What you are asked to do:
All lines in the material with the string "code" should be listed.

+ + + +

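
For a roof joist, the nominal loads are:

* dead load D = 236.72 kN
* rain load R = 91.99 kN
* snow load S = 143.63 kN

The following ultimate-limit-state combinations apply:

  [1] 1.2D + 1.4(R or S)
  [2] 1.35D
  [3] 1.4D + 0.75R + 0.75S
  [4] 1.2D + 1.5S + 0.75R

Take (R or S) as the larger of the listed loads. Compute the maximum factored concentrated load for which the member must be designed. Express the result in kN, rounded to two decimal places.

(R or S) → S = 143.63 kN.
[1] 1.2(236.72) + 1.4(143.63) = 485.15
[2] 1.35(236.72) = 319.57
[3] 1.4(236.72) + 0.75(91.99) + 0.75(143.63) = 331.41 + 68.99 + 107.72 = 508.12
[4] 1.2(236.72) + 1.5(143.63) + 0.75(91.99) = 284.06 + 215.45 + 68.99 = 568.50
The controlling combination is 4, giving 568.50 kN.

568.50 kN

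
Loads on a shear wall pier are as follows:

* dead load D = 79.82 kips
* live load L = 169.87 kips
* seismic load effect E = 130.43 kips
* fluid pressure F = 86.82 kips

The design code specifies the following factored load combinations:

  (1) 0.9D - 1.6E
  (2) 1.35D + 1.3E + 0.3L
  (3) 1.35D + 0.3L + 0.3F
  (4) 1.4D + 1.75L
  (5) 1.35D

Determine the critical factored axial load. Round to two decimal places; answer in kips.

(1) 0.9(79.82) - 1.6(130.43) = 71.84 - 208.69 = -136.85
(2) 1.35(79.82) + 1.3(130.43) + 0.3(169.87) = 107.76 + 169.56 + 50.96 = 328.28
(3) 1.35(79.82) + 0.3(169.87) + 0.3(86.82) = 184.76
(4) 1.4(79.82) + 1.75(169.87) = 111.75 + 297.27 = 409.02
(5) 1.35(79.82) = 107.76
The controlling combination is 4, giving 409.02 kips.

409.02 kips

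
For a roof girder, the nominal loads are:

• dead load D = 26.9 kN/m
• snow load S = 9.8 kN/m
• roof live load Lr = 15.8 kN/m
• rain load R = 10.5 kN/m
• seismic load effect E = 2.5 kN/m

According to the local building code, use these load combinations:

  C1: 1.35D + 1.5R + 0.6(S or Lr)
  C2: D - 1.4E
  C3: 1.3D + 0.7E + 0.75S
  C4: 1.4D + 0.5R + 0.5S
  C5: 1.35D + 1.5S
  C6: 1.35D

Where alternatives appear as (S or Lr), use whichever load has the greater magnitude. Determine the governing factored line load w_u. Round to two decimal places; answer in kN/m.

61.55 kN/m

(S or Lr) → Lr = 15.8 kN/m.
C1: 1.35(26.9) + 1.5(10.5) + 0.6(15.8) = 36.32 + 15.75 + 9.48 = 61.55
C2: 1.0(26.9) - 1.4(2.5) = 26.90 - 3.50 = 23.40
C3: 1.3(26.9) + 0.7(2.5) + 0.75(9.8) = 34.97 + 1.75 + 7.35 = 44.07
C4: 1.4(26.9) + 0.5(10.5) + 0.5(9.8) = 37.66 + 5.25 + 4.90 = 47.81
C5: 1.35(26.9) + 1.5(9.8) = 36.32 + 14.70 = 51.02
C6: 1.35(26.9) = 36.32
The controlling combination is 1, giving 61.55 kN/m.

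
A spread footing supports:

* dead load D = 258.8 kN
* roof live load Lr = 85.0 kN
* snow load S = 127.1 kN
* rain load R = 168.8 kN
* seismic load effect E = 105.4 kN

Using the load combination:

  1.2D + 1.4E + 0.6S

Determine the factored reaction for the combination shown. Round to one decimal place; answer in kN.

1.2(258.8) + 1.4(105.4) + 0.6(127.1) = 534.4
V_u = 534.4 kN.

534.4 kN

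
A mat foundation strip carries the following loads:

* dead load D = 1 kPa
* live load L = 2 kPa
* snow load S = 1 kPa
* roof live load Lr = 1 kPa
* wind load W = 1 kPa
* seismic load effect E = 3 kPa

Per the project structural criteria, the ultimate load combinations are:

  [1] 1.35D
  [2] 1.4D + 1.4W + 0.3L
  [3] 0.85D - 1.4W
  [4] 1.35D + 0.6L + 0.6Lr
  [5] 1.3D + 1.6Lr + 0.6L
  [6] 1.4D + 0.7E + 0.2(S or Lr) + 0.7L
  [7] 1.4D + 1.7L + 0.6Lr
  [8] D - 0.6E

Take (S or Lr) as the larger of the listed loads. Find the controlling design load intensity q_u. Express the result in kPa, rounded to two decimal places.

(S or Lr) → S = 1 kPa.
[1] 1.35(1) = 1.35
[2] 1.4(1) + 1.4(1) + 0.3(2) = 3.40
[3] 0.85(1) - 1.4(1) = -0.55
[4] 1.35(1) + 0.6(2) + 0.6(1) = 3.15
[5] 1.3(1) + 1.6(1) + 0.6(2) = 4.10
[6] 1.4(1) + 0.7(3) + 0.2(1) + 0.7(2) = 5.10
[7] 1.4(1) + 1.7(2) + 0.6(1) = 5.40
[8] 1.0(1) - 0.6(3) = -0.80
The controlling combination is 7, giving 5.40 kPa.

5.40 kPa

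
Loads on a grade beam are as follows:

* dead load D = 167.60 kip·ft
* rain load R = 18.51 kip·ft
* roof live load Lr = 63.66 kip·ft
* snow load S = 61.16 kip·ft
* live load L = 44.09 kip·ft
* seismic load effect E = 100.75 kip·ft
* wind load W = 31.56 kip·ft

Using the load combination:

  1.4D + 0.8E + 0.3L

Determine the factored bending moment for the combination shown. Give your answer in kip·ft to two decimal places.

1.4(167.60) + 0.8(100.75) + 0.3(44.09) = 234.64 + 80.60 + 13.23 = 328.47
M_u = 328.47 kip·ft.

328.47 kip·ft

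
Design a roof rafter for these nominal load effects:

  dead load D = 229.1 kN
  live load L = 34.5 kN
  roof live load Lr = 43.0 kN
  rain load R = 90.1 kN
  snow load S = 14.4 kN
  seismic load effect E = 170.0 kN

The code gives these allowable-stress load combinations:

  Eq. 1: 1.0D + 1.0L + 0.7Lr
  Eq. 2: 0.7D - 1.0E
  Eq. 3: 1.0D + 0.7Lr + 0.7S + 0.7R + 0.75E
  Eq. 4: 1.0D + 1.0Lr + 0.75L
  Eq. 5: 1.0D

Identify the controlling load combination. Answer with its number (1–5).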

+ + + +

Task solution:
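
The design code specifies the following factored load combinations:
According to the local building code, use these load combinations:
The code gives these allowable-stress load combinations: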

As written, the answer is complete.